**SUPPLIED ENTRIES:**
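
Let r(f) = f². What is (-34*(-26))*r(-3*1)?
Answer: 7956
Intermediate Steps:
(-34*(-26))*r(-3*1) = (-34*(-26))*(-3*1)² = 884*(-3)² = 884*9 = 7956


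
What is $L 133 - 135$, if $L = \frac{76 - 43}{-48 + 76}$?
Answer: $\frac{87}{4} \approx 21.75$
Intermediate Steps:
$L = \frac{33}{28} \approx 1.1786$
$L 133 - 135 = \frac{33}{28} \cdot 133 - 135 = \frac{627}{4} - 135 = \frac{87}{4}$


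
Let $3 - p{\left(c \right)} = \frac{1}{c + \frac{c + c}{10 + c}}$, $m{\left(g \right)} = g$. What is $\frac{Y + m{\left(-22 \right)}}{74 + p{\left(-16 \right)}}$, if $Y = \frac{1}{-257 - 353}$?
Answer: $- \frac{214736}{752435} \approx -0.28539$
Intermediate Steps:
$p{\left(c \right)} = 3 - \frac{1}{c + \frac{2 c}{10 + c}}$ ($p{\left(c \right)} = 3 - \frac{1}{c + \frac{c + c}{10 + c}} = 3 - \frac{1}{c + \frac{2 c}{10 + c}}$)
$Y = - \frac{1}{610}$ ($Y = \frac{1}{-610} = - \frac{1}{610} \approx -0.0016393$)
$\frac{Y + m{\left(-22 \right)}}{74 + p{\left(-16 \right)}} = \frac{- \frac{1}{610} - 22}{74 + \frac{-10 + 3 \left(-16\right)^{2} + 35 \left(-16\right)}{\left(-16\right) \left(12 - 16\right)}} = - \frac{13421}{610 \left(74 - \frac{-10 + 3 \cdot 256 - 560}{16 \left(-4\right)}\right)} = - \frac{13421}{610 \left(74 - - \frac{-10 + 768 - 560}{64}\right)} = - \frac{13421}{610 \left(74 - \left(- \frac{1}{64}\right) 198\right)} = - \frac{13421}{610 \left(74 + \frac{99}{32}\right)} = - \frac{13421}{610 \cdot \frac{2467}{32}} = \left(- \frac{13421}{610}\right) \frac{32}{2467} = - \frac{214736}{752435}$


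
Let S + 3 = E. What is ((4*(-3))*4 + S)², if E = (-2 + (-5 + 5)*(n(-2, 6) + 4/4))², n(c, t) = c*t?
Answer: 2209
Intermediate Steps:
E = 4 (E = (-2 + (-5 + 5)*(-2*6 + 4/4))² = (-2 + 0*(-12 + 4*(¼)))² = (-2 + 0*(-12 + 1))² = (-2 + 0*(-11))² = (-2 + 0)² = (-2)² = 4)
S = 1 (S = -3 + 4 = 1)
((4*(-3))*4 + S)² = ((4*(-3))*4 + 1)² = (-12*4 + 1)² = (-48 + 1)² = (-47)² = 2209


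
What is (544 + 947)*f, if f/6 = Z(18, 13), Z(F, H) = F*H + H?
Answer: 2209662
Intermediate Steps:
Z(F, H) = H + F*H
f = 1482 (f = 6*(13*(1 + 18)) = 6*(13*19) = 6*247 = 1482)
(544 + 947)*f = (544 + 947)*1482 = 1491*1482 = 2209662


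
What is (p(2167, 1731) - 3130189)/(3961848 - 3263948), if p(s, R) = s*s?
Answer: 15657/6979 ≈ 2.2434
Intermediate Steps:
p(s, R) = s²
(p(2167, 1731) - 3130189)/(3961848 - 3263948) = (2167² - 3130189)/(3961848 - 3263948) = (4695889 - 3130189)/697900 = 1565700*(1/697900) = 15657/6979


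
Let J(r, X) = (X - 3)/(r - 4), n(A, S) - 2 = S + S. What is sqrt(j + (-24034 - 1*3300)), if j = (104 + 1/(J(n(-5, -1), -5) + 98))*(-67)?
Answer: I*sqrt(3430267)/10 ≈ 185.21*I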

**WHAT IS NEEDED:** Please reproduce every line shown above, exactly as written.

**WRITTEN RESPONSE:**
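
Let r(f) = f². What is (-34*(-26))*r(-3*1)?
Answer: 7956
Intermediate Steps:
(-34*(-26))*r(-3*1) = (-34*(-26))*(-3*1)² = 884*(-3)² = 884*9 = 7956


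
What is $L 133 - 135$, if $L = \frac{76 - 43}{-48 + 76}$?
Answer: $\frac{87}{4} \approx 21.75$
Intermediate Steps:
$L = \frac{33}{28} \approx 1.1786$
$L 133 - 135 = \frac{33}{28} \cdot 133 - 135 = \frac{627}{4} - 135 = \frac{87}{4}$


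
Let $3 - p{\left(c \right)} = \frac{1}{c + \frac{c + c}{10 + c}}$, $m{\left(g \right)} = g$. What is $\frac{Y + m{\left(-22 \right)}}{74 + p{\left(-16 \right)}}$, if $Y = \frac{1}{-257 - 353}$?
Answer: $- \frac{214736}{752435} \approx -0.28539$
Intermediate Steps:
$p{\left(c \right)} = 3 - \frac{1}{c + \frac{2 c}{10 + c}}$ ($p{\left(c \right)} = 3 - \frac{1}{c + \frac{c + c}{10 + c}} = 3 - \frac{1}{c + \frac{2 c}{10 + c}}$)
$Y = - \frac{1}{610}$ ($Y = \frac{1}{-610} = - \frac{1}{610} \approx -0.0016393$)
$\frac{Y + m{\left(-22 \right)}}{74 + p{\left(-16 \right)}} = \frac{- \frac{1}{610} - 22}{74 + \frac{-10 + 3 \left(-16\right)^{2} + 35 \left(-16\right)}{\left(-16\right) \left(12 - 16\right)}} = - \frac{13421}{610 \left(74 - \frac{-10 + 3 \cdot 256 - 560}{16 \left(-4\right)}\right)} = - \frac{13421}{610 \left(74 - - \frac{-10 + 768 - 560}{64}\right)} = - \frac{13421}{610 \left(74 - \left(- \frac{1}{64}\right) 198\right)} = - \frac{13421}{610 \left(74 + \frac{99}{32}\right)} = - \frac{13421}{610 \cdot \frac{2467}{32}} = \left(- \frac{13421}{610}\right) \frac{32}{2467} = - \frac{214736}{752435}$


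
Let S + 3 = E. What is ((4*(-3))*4 + S)², if E = (-2 + (-5 + 5)*(n(-2, 6) + 4/4))², n(c, t) = c*t?
Answer: 2209
Intermediate Steps:
E = 4 (E = (-2 + (-5 + 5)*(-2*6 + 4/4))² = (-2 + 0*(-12 + 4*(¼)))² = (-2 + 0*(-12 + 1))² = (-2 + 0*(-11))² = (-2 + 0)² = (-2)² = 4)
S = 1 (S = -3 + 4 = 1)
((4*(-3))*4 + S)² = ((4*(-3))*4 + 1)² = (-12*4 + 1)² = (-48 + 1)² = (-47)² = 2209


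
What is (544 + 947)*f, if f/6 = Z(18, 13), Z(F, H) = F*H + H?
Answer: 2209662
Intermediate Steps:
Z(F, H) = H + F*H
f = 1482 (f = 6*(13*(1 + 18)) = 6*(13*19) = 6*247 = 1482)
(544 + 947)*f = (544 + 947)*1482 = 1491*1482 = 2209662


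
What is (p(2167, 1731) - 3130189)/(3961848 - 3263948), if p(s, R) = s*s?
Answer: 15657/6979 ≈ 2.2434
Intermediate Steps:
p(s, R) = s²
(p(2167, 1731) - 3130189)/(3961848 - 3263948) = (2167² - 3130189)/(3961848 - 3263948) = (4695889 - 3130189)/697900 = 1565700*(1/697900) = 15657/6979


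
Let J(r, X) = (X - 3)/(r - 4), n(A, S) - 2 = S + S. What is sqrt(j + (-24034 - 1*3300)), if j = (104 + 1/(J(n(-5, -1), -5) + 98))*(-67)?
Answer: I*sqrt(3430267)/10 ≈ 185.21*I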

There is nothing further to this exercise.